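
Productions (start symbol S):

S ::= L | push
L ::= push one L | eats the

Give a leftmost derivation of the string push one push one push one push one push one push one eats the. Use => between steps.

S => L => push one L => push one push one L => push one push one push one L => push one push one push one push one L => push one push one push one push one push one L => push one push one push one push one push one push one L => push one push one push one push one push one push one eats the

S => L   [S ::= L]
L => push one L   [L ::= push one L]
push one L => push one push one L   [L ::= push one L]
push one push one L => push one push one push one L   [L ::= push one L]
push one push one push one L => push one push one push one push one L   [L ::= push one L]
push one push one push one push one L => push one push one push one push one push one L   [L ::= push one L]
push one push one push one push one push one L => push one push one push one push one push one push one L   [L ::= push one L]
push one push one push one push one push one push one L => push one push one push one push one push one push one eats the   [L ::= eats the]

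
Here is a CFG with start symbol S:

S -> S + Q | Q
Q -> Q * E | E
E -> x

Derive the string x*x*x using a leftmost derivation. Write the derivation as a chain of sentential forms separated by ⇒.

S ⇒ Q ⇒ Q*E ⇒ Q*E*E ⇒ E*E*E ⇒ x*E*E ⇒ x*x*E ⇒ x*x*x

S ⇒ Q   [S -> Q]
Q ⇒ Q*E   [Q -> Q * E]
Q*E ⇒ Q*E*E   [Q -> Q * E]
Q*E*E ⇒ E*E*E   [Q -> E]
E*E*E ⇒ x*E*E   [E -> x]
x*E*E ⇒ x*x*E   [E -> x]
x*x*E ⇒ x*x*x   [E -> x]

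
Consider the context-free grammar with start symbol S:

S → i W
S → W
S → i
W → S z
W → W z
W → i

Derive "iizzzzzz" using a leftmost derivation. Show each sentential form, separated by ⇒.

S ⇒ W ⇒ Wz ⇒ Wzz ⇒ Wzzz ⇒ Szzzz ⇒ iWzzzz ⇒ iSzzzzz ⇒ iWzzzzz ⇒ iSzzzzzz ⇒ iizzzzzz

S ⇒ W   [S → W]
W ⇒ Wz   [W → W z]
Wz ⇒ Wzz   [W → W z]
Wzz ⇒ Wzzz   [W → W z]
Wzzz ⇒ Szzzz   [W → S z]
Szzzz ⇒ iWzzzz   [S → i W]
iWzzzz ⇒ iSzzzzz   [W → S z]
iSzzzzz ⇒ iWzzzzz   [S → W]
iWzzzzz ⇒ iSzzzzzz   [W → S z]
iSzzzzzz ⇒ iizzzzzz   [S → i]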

What is required – Hand back the material above in full, exactly as written.

Exercise output –
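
Productions (start symbol S):

S ::= L | push
L ::= push one L | eats the

Give a leftmost derivation of the string push one push one push one push one push one push one eats the. Use => between steps.

S => L => push one L => push one push one L => push one push one push one L => push one push one push one push one L => push one push one push one push one push one L => push one push one push one push one push one push one L => push one push one push one push one push one push one eats the

S => L   [S ::= L]
L => push one L   [L ::= push one L]
push one L => push one push one L   [L ::= push one L]
push one push one L => push one push one push one L   [L ::= push one L]
push one push one push one L => push one push one push one push one L   [L ::= push one L]
push one push one push one push one L => push one push one push one push one push one L   [L ::= push one L]
push one push one push one push one push one L => push one push one push one push one push one push one L   [L ::= push one L]
push one push one push one push one push one push one L => push one push one push one push one push one push one eats the   [L ::= eats the]

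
Here is a CFG with start symbol S:

S -> S + Q | Q
Q -> Q * E | E
E -> x

Derive the string x*x*x using a leftmost derivation. Write the derivation as a chain of sentential forms separated by ⇒.

S ⇒ Q ⇒ Q*E ⇒ Q*E*E ⇒ E*E*E ⇒ x*E*E ⇒ x*x*E ⇒ x*x*x

S ⇒ Q   [S -> Q]
Q ⇒ Q*E   [Q -> Q * E]
Q*E ⇒ Q*E*E   [Q -> Q * E]
Q*E*E ⇒ E*E*E   [Q -> E]
E*E*E ⇒ x*E*E   [E -> x]
x*E*E ⇒ x*x*E   [E -> x]
x*x*E ⇒ x*x*x   [E -> x]

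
Consider the context-free grammar with start symbol S:

S → i W
S → W
S → i
W → S z
W → W z
W → i

Derive "iizzzzzz" using a leftmost derivation. Show each sentential form, separated by ⇒.

S ⇒ W ⇒ Wz ⇒ Wzz ⇒ Wzzz ⇒ Szzzz ⇒ iWzzzz ⇒ iSzzzzz ⇒ iWzzzzz ⇒ iSzzzzzz ⇒ iizzzzzz

S ⇒ W   [S → W]
W ⇒ Wz   [W → W z]
Wz ⇒ Wzz   [W → W z]
Wzz ⇒ Wzzz   [W → W z]
Wzzz ⇒ Szzzz   [W → S z]
Szzzz ⇒ iWzzzz   [S → i W]
iWzzzz ⇒ iSzzzzz   [W → S z]
iSzzzzz ⇒ iWzzzzz   [S → W]
iWzzzzz ⇒ iSzzzzzz   [W → S z]
iSzzzzzz ⇒ iizzzzzz   [S → i]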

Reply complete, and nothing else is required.